[[ RECORDS FOR THIS EXERCISE, beginning ]]

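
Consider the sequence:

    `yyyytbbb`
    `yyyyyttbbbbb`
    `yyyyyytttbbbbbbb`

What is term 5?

Term n consists of n+2 y's, followed by n-1 t's, followed by 2n-1 b's, where the shown terms are n = 2, 3, 4.
At n = 6 the blocks have lengths 8, 5, 11.

yyyyyyyytttttbbbbbbbbbbb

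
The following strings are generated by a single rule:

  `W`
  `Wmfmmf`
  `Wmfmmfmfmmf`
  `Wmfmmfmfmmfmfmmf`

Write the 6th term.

Wmfmmfmfmmfmfmmfmfmmfmfmmf

The strings grow by a fixed suffix mfmmf each time.
From Wmfmmfmfmmfmfmmf, 2 further steps: Wmfmmfmfmmfmfmmf → Wmfmmfmfmmfmfmmfmfmmf → (answer).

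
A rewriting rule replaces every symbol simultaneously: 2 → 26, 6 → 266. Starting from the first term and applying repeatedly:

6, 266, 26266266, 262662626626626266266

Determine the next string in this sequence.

2626626266266262662626626626266266262662626626626266266

Applying the rule to each of the 21 symbols of 262662626626626266266 gives the pieces 26 266 26 266 266 26 266 26 266 266 26 266 266 26 266 26 266 266 26 266 266, which concatenate to the answer.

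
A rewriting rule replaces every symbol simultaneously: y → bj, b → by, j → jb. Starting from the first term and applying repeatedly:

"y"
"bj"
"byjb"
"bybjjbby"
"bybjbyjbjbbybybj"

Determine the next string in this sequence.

Rewriting the 16 symbols of bybjbyjbjbbybybj one by one yields by bj by jb by bj jb by jb by by bj by bj by jb; concatenated:

bybjbyjbbybjjbbyjbbybybjbybjbyjb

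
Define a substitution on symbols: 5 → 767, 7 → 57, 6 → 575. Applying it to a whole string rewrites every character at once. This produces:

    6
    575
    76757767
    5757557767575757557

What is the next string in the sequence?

Applying the rule to each of the 19 symbols of 5757557767575757557 gives the pieces 767 57 767 57 767 767 57 57 575 57 767 57 767 57 767 57 767 767 57, which concatenate to the answer.

767577675776776757575755776757767577675776776757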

[[ RECORDS FOR THIS EXERCISE, end ]]

__YOUR GOAL__: Everything from the line that contains "A rewriting rule replaces every symbol simultaneously: 2" to the last line of the records, restated word for word, is the required output.

__WRITTEN REPLY__:
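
A rewriting rule replaces every symbol simultaneously: 2 → 26, 6 → 266. Starting from the first term and applying repeatedly:

6, 266, 26266266, 262662626626626266266

Determine the next string in this sequence.

2626626266266262662626626626266266262662626626626266266

Applying the rule to each of the 21 symbols of 262662626626626266266 gives the pieces 26 266 26 266 266 26 266 26 266 266 26 266 266 26 266 26 266 266 26 266 266, which concatenate to the answer.

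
A rewriting rule replaces every symbol simultaneously: y → bj, b → by, j → jb. Starting from the first term and applying repeatedly:

"y"
"bj"
"byjb"
"bybjjbby"
"bybjbyjbjbbybybj"

Determine the next string in this sequence.

Rewriting the 16 symbols of bybjbyjbjbbybybj one by one yields by bj by jb by bj jb by jb by by bj by bj by jb; concatenated:

bybjbyjbbybjjbbyjbbybybjbybjbyjb

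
Define a substitution on symbols: 5 → 767, 7 → 57, 6 → 575. Applying it to a whole string rewrites every character at once. This produces:

    6
    575
    76757767
    5757557767575757557

What is the next string in the sequence?

Applying the rule to each of the 19 symbols of 5757557767575757557 gives the pieces 767 57 767 57 767 767 57 57 575 57 767 57 767 57 767 57 767 767 57, which concatenate to the answer.

767577675776776757575755776757767577675776776757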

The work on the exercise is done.